* _EXERCISE AIM_
In the entries below, find the line containing "Find the overall". Write out that line and all lines after it, exactly, and nothing else.

Start of EXERCISE INPUTS

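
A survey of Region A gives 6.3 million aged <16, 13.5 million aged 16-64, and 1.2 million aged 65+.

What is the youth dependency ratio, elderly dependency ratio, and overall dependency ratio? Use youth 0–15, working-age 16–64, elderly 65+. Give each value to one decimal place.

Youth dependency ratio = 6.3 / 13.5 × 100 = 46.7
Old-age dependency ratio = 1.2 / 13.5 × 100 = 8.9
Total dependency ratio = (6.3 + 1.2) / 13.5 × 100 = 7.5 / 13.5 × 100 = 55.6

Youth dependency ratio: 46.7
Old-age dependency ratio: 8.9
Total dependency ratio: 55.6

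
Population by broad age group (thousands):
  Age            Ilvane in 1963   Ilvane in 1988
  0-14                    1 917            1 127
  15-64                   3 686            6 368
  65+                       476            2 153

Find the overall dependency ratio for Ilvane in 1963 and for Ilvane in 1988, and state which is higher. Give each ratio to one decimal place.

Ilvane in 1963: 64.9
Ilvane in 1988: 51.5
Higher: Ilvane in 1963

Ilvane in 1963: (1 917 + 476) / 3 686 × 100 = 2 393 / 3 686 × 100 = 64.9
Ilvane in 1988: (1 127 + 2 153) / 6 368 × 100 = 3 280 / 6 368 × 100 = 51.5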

End of EXERCISE INPUTS

* _TASK ANSWER_
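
Find the overall dependency ratio for Ilvane in 1963 and for Ilvane in 1988, and state which is higher. Give each ratio to one decimal place.

Ilvane in 1963: 64.9
Ilvane in 1988: 51.5
Higher: Ilvane in 1963

Ilvane in 1963: (1 917 + 476) / 3 686 × 100 = 2 393 / 3 686 × 100 = 64.9
Ilvane in 1988: (1 127 + 2 153) / 6 368 × 100 = 3 280 / 6 368 × 100 = 51.5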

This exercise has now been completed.